▶ **What to work on**
All lines from the one containing "1 1 1 1 1 0 1 1" to the end of the data below are to be returned exactly, both ends included, with nothing added.

Start of Records provided

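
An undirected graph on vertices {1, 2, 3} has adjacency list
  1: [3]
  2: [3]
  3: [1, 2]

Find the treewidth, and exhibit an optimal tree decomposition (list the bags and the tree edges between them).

Treewidth 1.
Bags: B1 = {1, 3}  B2 = {2, 3}
Tree: B1–B2

Every bag has size at most 2, so the width is 2 − 1 = 1 and tw(G) ≤ 1. Since G has at least one edge (e.g. 1–3), it is not an edgeless graph, so tw(G) ≥ 1. Hence tw(G) = 1 exactly.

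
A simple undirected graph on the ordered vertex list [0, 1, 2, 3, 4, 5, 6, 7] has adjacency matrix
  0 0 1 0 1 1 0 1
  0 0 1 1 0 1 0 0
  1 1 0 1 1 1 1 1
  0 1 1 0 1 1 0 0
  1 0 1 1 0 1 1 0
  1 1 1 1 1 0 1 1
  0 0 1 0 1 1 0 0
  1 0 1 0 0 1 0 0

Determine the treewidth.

A width-3 tree decomposition is:
Bags: B1 = {2, 3, 4, 5}  B2 = {0, 2, 4, 5}  B3 = {1, 2, 3, 5}  B4 = {0, 2, 5, 7}  B5 = {2, 4, 5, 6}
Tree: B1–B2, B1–B3, B2–B4, B1–B5
The largest bag has 4 vertices, giving width 3; this decomposition certifies tw(G) ≤ 3. On the other hand G contains the 4-clique {1, 2, 3, 5}. A clique must lie in a single bag of any decomposition, so no decomposition can have width below 3. Hence tw(G) = 3 exactly.

3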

End of Records provided

▶ **Answer to this problem**
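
  1 1 1 1 1 0 1 1
  0 0 1 0 1 1 0 0
  1 0 1 0 0 1 0 0

Determine the treewidth.

A width-3 tree decomposition is:
Bags: B1 = {2, 3, 4, 5}  B2 = {0, 2, 4, 5}  B3 = {1, 2, 3, 5}  B4 = {0, 2, 5, 7}  B5 = {2, 4, 5, 6}
Tree: B1–B2, B1–B3, B2–B4, B1–B5
The largest bag has 4 vertices, giving width 3; this decomposition certifies tw(G) ≤ 3. On the other hand G contains the 4-clique {1, 2, 3, 5}. A clique must lie in a single bag of any decomposition, so no decomposition can have width below 3. Hence tw(G) = 3 exactly.

3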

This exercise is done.